START Material supplied

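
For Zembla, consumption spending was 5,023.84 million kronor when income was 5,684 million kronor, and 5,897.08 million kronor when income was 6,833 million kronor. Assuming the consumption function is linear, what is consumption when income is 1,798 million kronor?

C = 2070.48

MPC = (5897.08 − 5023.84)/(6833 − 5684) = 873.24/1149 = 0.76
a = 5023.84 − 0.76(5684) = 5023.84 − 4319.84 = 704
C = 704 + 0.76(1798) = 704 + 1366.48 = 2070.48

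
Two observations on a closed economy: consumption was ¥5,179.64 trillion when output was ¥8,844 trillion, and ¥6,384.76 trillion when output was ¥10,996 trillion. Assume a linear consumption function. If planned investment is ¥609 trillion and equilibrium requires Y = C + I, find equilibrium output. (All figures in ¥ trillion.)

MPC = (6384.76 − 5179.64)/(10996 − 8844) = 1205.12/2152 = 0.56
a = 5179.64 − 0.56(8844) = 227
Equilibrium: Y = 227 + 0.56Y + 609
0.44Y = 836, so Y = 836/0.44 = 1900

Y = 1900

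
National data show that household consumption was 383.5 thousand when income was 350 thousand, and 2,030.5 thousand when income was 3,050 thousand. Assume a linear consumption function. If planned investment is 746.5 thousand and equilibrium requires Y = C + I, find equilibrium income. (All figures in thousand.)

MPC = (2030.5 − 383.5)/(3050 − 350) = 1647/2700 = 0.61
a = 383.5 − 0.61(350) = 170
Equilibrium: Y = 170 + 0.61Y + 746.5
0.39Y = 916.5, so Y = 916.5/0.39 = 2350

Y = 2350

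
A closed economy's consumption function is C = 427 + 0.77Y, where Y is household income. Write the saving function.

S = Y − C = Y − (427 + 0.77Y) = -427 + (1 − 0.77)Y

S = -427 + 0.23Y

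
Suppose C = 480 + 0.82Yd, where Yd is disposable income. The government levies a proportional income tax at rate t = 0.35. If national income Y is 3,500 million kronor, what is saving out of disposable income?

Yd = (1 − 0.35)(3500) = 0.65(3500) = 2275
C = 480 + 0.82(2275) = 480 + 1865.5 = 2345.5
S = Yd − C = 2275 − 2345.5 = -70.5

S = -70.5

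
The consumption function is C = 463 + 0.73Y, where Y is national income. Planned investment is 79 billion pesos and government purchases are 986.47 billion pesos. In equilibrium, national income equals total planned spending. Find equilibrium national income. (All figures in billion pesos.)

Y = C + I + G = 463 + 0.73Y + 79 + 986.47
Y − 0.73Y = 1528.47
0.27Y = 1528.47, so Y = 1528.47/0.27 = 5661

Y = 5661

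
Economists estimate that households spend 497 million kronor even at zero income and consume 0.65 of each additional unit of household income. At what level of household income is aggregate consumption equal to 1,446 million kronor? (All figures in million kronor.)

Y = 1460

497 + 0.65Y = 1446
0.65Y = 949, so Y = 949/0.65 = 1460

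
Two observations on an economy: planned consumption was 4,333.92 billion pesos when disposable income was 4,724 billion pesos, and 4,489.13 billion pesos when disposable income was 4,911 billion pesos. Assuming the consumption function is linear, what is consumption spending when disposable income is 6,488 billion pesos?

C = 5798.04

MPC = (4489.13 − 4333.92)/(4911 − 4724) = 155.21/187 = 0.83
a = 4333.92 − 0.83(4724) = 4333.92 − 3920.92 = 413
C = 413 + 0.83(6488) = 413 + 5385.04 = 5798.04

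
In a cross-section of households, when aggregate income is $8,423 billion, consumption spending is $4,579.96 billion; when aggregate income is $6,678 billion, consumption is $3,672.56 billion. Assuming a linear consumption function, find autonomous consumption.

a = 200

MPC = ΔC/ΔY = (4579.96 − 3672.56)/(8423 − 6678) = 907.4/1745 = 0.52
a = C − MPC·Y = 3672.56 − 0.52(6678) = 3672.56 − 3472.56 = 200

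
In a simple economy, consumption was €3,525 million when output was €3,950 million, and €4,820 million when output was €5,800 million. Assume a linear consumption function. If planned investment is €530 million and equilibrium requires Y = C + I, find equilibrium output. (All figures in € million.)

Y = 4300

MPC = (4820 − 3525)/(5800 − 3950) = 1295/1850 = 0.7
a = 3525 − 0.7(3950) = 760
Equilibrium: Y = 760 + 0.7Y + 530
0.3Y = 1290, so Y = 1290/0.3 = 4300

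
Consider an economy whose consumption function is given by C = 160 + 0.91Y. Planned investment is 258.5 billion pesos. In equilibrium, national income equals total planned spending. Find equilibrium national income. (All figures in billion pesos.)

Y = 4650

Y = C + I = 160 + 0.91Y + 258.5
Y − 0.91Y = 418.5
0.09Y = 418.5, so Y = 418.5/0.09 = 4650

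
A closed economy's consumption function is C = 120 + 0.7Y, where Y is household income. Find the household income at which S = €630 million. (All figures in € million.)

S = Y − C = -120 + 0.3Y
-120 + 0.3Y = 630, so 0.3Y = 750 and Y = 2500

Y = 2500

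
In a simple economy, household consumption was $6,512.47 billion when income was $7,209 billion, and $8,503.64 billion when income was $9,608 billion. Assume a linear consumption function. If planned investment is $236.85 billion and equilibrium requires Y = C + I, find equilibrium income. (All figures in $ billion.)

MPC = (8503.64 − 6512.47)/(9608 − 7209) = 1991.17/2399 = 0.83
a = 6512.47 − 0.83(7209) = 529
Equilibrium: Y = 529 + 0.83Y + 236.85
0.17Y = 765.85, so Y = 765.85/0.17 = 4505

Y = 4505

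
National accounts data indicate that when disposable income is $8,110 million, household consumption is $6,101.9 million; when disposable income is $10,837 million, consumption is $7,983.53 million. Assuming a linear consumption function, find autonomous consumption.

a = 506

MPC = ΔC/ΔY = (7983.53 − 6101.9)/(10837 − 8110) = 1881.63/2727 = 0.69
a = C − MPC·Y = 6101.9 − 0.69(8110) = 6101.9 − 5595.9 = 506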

END Material supplied
START Material supplied

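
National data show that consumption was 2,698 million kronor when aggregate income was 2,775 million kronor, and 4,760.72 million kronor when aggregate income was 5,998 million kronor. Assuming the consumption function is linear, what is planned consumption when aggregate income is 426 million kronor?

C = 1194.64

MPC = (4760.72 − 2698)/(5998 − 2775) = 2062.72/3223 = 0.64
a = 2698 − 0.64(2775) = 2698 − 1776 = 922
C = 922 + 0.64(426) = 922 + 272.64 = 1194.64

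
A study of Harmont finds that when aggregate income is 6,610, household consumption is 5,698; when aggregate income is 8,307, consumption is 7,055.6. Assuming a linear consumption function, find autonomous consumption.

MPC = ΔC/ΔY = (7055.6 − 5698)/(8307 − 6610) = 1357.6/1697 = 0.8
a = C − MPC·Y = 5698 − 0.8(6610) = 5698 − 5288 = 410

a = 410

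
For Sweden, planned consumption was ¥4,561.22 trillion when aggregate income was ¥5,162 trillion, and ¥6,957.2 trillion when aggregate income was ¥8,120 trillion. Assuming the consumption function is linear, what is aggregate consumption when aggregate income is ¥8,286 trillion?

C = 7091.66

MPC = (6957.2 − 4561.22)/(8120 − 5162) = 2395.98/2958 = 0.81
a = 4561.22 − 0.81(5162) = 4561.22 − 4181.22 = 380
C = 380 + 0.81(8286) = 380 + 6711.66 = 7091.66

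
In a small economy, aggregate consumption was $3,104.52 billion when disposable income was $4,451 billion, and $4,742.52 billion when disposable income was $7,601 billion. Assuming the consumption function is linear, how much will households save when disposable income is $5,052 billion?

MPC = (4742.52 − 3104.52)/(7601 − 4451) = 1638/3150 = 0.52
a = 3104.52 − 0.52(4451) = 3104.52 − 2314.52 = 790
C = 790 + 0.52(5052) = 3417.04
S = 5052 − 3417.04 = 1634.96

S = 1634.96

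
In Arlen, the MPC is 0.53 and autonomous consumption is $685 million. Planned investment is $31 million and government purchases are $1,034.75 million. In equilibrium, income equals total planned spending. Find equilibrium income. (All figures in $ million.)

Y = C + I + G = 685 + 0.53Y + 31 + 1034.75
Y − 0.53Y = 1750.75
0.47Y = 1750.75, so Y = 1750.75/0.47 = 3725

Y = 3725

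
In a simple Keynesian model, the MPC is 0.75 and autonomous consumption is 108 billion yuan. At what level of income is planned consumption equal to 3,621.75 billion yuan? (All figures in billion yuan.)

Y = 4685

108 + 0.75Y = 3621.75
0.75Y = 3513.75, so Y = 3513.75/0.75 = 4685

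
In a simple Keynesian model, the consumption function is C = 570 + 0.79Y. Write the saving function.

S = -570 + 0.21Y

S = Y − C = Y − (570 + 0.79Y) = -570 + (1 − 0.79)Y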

END Material supplied
START Material supplied

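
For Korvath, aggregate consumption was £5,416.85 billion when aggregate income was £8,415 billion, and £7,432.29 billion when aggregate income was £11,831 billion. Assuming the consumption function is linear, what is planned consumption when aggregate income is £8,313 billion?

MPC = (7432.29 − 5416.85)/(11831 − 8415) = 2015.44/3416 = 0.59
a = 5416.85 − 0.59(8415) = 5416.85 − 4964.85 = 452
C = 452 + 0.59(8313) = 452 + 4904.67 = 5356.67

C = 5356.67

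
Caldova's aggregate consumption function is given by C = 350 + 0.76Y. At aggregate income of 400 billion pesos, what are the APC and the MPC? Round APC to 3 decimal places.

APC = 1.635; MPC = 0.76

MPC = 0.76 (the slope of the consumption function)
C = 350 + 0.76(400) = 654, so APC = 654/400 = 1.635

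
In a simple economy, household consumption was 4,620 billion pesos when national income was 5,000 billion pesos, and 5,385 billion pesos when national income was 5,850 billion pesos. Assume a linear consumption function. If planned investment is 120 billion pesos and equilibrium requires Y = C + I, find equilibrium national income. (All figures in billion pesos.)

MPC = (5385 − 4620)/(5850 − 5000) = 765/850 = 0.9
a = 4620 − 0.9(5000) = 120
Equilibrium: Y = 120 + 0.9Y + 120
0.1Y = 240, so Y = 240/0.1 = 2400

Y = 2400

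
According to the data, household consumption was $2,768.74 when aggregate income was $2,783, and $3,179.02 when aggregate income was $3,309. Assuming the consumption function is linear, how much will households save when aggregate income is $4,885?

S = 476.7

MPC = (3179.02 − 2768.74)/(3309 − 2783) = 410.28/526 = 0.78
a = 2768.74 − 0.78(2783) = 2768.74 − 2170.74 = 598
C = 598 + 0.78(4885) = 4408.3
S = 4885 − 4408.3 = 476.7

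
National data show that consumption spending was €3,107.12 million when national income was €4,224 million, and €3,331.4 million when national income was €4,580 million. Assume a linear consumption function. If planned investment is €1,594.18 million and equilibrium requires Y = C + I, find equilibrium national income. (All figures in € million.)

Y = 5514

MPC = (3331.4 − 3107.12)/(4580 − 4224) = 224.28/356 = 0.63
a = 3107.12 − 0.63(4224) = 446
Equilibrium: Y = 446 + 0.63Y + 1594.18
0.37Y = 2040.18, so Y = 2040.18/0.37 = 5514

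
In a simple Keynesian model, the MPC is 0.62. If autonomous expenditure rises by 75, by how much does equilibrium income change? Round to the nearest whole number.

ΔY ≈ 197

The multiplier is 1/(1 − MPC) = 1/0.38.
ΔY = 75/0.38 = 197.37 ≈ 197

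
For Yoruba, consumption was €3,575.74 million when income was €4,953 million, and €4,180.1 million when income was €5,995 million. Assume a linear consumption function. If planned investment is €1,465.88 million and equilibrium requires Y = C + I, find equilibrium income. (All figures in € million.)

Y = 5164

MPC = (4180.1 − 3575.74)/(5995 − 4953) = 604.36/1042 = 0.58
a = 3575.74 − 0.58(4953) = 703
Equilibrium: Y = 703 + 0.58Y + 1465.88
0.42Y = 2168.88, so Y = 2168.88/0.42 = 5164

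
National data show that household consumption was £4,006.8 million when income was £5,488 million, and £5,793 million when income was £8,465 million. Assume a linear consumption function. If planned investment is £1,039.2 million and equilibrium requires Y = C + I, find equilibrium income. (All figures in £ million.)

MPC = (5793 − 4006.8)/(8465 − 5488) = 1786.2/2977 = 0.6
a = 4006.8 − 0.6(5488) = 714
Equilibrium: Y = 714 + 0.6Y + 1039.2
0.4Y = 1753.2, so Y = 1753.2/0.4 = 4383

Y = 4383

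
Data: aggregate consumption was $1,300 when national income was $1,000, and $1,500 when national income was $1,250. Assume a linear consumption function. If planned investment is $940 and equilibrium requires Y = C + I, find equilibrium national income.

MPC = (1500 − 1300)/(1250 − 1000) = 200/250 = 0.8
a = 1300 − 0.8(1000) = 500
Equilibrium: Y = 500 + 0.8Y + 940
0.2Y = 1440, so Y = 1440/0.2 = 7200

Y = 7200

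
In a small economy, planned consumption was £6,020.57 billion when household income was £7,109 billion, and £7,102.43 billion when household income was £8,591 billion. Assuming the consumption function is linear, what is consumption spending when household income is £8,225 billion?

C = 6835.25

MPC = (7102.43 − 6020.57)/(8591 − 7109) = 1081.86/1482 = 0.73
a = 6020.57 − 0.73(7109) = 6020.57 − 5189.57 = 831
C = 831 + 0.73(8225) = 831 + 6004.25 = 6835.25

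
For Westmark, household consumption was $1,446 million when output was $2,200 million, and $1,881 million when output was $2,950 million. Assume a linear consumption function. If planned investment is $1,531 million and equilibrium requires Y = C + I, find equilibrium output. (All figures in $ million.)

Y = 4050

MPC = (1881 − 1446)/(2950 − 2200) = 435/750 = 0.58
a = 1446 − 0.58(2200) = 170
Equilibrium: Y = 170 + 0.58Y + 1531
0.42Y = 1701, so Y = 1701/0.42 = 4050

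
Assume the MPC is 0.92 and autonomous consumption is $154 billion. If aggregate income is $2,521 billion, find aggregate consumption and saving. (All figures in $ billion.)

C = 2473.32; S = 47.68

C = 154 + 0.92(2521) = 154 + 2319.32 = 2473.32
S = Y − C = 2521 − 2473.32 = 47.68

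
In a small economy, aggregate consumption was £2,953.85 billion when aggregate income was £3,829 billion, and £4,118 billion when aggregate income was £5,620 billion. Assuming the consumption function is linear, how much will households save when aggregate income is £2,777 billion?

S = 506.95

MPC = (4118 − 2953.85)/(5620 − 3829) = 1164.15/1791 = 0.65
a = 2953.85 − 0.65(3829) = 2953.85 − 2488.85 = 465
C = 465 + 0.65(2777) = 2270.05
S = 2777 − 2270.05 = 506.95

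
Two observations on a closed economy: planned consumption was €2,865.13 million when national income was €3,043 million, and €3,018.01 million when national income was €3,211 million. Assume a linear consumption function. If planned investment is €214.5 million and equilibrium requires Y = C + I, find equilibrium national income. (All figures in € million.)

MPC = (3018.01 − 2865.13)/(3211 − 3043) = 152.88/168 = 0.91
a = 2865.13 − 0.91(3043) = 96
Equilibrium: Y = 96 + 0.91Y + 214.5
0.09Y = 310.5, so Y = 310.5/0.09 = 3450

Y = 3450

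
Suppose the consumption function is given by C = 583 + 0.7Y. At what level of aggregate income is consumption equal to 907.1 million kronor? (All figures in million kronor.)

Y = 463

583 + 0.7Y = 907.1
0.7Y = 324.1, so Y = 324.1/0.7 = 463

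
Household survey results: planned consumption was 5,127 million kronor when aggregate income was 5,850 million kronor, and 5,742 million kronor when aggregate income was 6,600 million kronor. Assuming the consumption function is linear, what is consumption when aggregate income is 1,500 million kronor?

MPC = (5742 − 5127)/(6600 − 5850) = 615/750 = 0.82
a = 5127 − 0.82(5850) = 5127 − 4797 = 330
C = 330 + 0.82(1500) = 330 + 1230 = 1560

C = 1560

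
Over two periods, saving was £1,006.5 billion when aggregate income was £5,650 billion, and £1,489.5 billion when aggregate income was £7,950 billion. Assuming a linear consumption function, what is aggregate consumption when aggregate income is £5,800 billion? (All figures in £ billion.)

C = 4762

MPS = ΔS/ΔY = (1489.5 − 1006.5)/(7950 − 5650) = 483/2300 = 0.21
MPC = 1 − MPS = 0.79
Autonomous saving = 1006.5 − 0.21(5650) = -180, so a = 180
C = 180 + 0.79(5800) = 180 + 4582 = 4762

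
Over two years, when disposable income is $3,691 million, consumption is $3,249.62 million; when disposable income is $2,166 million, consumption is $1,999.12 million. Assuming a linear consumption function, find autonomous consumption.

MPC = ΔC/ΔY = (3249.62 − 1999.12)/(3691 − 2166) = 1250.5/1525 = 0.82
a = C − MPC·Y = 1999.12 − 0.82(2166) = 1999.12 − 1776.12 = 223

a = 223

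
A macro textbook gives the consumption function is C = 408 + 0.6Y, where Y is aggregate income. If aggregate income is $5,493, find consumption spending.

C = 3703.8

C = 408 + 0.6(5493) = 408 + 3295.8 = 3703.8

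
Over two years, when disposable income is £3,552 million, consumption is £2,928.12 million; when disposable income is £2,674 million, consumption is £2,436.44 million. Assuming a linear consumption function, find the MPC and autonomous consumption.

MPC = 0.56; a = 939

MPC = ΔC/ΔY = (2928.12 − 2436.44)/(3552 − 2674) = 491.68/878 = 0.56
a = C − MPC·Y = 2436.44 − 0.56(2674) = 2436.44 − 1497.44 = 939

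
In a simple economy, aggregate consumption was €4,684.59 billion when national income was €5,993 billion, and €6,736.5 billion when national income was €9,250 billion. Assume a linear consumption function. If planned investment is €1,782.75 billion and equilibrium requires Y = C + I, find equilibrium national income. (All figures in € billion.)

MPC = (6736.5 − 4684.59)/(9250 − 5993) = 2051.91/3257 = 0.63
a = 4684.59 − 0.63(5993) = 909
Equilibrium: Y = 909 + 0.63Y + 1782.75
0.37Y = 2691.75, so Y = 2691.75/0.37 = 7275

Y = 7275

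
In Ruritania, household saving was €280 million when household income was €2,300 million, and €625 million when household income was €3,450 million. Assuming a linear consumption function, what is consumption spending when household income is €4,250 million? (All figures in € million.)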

END Material supplied

> Task directions
The entries above hold the needed span. Transcribe exactly the lines from the one with "Over two years, when disposable income is $3,691" to the one with "In Ruritania, household", both included.

> Exercise answer
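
Over two years, when disposable income is $3,691 million, consumption is $3,249.62 million; when disposable income is $2,166 million, consumption is $1,999.12 million. Assuming a linear consumption function, find autonomous consumption.

MPC = ΔC/ΔY = (3249.62 − 1999.12)/(3691 − 2166) = 1250.5/1525 = 0.82
a = C − MPC·Y = 1999.12 − 0.82(2166) = 1999.12 − 1776.12 = 223

a = 223

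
A macro textbook gives the consumption function is C = 408 + 0.6Y, where Y is aggregate income. If aggregate income is $5,493, find consumption spending.

C = 3703.8

C = 408 + 0.6(5493) = 408 + 3295.8 = 3703.8

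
Over two years, when disposable income is £3,552 million, consumption is £2,928.12 million; when disposable income is £2,674 million, consumption is £2,436.44 million. Assuming a linear consumption function, find the MPC and autonomous consumption.

MPC = 0.56; a = 939

MPC = ΔC/ΔY = (2928.12 − 2436.44)/(3552 − 2674) = 491.68/878 = 0.56
a = C − MPC·Y = 2436.44 − 0.56(2674) = 2436.44 − 1497.44 = 939

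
In a simple economy, aggregate consumption was €4,684.59 billion when national income was €5,993 billion, and €6,736.5 billion when national income was €9,250 billion. Assume a linear consumption function. If planned investment is €1,782.75 billion and equilibrium requires Y = C + I, find equilibrium national income. (All figures in € billion.)

MPC = (6736.5 − 4684.59)/(9250 − 5993) = 2051.91/3257 = 0.63
a = 4684.59 − 0.63(5993) = 909
Equilibrium: Y = 909 + 0.63Y + 1782.75
0.37Y = 2691.75, so Y = 2691.75/0.37 = 7275

Y = 7275

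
In Ruritania, household saving was €280 million when household income was €2,300 million, and €625 million when household income was €3,450 million. Assuming a linear consumption function, what is consumption spending when household income is €4,250 million? (All figures in € million.)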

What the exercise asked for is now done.